Assignment:
Nothing outside the range below should be printed. Output exactly the lines from the line with "Q: Trait 1=-, Trait" to the line with "H: Trait 1=+, Trait", both included.

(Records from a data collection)
───

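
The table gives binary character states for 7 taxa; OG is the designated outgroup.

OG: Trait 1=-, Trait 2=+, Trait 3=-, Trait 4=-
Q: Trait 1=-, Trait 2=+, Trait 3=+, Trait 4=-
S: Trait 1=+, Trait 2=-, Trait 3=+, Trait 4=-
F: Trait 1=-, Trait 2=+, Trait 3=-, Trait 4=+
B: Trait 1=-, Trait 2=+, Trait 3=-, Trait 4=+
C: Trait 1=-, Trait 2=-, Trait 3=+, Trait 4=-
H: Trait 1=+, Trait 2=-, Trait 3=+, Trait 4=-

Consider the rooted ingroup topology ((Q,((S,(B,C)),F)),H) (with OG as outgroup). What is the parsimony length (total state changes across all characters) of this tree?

Map each character onto ((Q,((S,(B,C)),F)),H) (rooted by OG) and count the minimum state changes it requires (Fitch parsimony):
Trait 1: 2; Trait 2: 3; Trait 3: 3; Trait 4: 2.
Total tree length = 10.

10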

───

Result of the task:
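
Q: Trait 1=-, Trait 2=+, Trait 3=+, Trait 4=-
S: Trait 1=+, Trait 2=-, Trait 3=+, Trait 4=-
F: Trait 1=-, Trait 2=+, Trait 3=-, Trait 4=+
B: Trait 1=-, Trait 2=+, Trait 3=-, Trait 4=+
C: Trait 1=-, Trait 2=-, Trait 3=+, Trait 4=-
H: Trait 1=+, Trait 2=-, Trait 3=+, Trait 4=-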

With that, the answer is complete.